**Exercise**
Copy nothing from the entries below except the lines from the one containing "cache.gen: depends on" through the one containing "gamma.gen: depends on", and copy those exactly.

**Extracted records**
BEGIN
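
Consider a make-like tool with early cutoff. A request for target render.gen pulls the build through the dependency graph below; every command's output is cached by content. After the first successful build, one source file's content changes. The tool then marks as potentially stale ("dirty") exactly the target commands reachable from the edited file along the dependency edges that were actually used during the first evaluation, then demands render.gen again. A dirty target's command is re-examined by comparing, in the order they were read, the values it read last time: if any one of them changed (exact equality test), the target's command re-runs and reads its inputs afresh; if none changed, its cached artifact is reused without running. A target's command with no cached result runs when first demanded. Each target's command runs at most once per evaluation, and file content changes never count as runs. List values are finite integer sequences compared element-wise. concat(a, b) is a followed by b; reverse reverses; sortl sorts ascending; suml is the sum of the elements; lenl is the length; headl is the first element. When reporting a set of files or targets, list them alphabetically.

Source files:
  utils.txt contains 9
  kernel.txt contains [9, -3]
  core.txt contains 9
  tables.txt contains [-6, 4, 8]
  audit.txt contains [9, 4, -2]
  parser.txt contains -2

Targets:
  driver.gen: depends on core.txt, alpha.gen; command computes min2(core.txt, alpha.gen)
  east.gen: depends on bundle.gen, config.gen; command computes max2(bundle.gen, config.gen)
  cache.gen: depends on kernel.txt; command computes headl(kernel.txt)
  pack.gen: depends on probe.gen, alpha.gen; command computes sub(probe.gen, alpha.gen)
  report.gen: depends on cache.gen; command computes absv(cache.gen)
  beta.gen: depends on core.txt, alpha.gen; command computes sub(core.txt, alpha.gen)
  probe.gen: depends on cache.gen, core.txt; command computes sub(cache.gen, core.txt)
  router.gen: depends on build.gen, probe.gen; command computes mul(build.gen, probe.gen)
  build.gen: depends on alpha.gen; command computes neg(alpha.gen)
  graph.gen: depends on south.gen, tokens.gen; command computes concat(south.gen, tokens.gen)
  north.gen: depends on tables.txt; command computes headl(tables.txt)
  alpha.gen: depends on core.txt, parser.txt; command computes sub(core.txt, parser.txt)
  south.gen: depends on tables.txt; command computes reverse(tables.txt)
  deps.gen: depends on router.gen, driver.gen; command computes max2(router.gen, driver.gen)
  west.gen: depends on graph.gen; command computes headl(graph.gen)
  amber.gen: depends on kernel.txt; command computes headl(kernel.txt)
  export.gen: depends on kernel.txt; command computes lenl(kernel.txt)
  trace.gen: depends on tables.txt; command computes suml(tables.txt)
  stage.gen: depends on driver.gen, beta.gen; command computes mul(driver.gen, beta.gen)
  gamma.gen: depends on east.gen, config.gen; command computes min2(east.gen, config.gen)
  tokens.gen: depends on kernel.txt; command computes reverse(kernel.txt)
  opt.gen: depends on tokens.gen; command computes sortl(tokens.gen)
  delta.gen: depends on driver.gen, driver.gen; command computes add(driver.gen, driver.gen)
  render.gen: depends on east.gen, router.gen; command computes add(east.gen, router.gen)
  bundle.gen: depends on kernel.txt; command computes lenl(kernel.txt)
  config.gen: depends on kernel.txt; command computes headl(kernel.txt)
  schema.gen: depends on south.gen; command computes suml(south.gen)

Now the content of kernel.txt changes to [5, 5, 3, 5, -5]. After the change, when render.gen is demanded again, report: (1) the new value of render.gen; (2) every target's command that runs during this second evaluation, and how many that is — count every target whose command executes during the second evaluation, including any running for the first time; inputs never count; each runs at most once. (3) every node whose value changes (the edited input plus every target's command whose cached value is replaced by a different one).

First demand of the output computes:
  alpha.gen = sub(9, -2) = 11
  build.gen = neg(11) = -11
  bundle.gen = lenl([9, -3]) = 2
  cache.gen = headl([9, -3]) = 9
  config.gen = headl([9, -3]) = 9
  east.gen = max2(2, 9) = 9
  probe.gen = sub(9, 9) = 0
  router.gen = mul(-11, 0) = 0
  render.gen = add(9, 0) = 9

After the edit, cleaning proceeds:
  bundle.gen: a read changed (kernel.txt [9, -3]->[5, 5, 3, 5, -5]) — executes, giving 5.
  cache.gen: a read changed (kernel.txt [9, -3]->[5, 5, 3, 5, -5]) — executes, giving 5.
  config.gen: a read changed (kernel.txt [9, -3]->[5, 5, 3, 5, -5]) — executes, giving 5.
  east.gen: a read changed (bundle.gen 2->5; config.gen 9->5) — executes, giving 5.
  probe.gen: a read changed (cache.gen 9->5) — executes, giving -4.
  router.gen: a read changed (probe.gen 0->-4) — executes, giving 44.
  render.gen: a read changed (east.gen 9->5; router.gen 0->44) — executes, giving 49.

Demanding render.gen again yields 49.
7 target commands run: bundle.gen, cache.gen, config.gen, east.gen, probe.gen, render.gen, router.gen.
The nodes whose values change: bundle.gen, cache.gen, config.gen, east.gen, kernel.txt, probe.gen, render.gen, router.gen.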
END
**Finished exercise**
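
  cache.gen: depends on kernel.txt; command computes headl(kernel.txt)
  pack.gen: depends on probe.gen, alpha.gen; command computes sub(probe.gen, alpha.gen)
  report.gen: depends on cache.gen; command computes absv(cache.gen)
  beta.gen: depends on core.txt, alpha.gen; command computes sub(core.txt, alpha.gen)
  probe.gen: depends on cache.gen, core.txt; command computes sub(cache.gen, core.txt)
  router.gen: depends on build.gen, probe.gen; command computes mul(build.gen, probe.gen)
  build.gen: depends on alpha.gen; command computes neg(alpha.gen)
  graph.gen: depends on south.gen, tokens.gen; command computes concat(south.gen, tokens.gen)
  north.gen: depends on tables.txt; command computes headl(tables.txt)
  alpha.gen: depends on core.txt, parser.txt; command computes sub(core.txt, parser.txt)
  south.gen: depends on tables.txt; command computes reverse(tables.txt)
  deps.gen: depends on router.gen, driver.gen; command computes max2(router.gen, driver.gen)
  west.gen: depends on graph.gen; command computes headl(graph.gen)
  amber.gen: depends on kernel.txt; command computes headl(kernel.txt)
  export.gen: depends on kernel.txt; command computes lenl(kernel.txt)
  trace.gen: depends on tables.txt; command computes suml(tables.txt)
  stage.gen: depends on driver.gen, beta.gen; command computes mul(driver.gen, beta.gen)
  gamma.gen: depends on east.gen, config.gen; command computes min2(east.gen, config.gen)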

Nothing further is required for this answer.